YOUR GOAL. Of all the lines in the entries below, give again exactly those starting at the line containing "(v^3 - 13*v^2" and ending at the line containing "gcd(m^3 - 4*m^2", both ends included, and no others.

======

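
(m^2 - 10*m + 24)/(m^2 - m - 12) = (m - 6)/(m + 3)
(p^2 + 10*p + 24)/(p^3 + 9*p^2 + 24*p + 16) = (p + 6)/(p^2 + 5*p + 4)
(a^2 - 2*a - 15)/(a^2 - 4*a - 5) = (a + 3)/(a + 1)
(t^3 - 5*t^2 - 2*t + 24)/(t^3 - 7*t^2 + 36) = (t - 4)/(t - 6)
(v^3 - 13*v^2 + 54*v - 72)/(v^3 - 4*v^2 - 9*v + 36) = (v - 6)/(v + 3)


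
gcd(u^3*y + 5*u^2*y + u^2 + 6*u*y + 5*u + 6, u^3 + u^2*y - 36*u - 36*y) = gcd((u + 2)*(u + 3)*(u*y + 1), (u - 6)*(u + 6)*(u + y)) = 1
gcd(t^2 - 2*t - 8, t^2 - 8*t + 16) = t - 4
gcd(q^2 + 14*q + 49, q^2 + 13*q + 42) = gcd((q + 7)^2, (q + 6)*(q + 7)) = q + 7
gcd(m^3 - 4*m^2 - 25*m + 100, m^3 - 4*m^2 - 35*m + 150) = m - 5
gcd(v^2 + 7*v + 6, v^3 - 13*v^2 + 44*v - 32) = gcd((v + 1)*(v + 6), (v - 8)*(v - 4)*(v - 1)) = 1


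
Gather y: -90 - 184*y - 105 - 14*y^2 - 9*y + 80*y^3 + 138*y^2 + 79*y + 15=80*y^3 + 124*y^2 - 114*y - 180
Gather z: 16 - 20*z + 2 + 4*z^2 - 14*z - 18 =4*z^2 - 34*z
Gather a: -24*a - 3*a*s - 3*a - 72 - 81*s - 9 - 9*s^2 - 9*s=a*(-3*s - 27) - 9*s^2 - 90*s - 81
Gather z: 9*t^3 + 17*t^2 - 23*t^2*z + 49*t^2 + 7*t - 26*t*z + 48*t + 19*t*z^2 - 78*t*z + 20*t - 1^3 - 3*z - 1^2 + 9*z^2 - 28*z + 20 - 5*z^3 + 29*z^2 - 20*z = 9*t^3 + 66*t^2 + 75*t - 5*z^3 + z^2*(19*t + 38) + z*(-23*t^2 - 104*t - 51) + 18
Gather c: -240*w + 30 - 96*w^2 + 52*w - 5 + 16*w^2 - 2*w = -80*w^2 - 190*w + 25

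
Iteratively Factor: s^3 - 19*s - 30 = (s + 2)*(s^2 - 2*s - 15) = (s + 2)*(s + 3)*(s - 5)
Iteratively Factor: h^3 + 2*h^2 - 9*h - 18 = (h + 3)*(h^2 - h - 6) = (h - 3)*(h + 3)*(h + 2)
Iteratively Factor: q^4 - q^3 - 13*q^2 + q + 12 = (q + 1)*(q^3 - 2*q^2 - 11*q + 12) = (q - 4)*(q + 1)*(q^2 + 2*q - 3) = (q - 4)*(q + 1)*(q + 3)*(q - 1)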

======

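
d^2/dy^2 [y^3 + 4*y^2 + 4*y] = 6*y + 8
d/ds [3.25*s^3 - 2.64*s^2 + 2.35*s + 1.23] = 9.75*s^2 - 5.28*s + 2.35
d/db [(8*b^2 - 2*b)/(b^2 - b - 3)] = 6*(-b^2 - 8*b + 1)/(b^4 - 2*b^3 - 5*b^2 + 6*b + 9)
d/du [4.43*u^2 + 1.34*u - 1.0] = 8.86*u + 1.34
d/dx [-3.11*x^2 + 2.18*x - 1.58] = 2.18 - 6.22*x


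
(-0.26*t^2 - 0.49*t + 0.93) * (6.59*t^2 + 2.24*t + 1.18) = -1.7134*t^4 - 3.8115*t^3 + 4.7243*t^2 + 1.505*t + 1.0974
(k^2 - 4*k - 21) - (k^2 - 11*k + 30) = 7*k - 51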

======

SOLUTION.
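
(v^3 - 13*v^2 + 54*v - 72)/(v^3 - 4*v^2 - 9*v + 36) = (v - 6)/(v + 3)


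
gcd(u^3*y + 5*u^2*y + u^2 + 6*u*y + 5*u + 6, u^3 + u^2*y - 36*u - 36*y) = gcd((u + 2)*(u + 3)*(u*y + 1), (u - 6)*(u + 6)*(u + y)) = 1
gcd(t^2 - 2*t - 8, t^2 - 8*t + 16) = t - 4
gcd(q^2 + 14*q + 49, q^2 + 13*q + 42) = gcd((q + 7)^2, (q + 6)*(q + 7)) = q + 7
gcd(m^3 - 4*m^2 - 25*m + 100, m^3 - 4*m^2 - 35*m + 150) = m - 5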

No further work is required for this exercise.